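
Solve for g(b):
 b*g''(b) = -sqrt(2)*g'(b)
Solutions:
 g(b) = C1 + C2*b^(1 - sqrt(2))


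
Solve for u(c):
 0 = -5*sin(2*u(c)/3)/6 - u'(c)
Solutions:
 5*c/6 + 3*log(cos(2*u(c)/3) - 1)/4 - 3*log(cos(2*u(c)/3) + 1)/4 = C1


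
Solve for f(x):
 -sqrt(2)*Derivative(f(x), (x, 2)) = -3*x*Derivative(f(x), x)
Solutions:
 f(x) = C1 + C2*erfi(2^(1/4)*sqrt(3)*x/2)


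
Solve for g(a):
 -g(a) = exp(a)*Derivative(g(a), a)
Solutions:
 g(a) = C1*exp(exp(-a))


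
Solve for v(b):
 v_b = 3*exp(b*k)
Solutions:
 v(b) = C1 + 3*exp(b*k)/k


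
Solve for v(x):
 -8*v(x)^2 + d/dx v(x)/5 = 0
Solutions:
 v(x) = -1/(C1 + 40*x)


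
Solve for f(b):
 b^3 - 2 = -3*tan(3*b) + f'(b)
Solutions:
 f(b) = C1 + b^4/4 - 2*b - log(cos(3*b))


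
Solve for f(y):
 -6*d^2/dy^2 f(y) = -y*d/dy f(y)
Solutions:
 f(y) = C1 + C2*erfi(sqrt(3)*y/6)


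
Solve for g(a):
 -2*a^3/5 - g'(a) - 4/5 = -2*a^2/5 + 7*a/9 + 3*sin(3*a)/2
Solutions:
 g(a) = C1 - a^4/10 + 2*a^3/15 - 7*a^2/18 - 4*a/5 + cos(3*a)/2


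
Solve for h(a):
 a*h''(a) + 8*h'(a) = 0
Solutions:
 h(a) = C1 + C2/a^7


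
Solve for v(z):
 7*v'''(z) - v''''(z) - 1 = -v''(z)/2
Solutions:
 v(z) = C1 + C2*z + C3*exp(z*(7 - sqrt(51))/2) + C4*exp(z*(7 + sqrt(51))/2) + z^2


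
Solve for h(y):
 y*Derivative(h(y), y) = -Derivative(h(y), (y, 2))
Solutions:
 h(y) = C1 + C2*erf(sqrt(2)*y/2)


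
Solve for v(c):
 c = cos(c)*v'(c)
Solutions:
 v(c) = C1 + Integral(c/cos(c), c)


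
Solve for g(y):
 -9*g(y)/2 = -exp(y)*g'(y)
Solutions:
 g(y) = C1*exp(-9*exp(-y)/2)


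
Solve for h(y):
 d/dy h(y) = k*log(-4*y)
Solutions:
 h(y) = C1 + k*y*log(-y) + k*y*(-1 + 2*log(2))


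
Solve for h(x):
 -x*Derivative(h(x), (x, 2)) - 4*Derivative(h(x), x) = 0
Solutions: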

Aim of the exercise » Among the lines of the data above, find those with the word "Derivative" and show them.

Solution »
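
 -sqrt(2)*Derivative(f(x), (x, 2)) = -3*x*Derivative(f(x), x)
 -g(a) = exp(a)*Derivative(g(a), a)
 y*Derivative(h(y), y) = -Derivative(h(y), (y, 2))
 -x*Derivative(h(x), (x, 2)) - 4*Derivative(h(x), x) = 0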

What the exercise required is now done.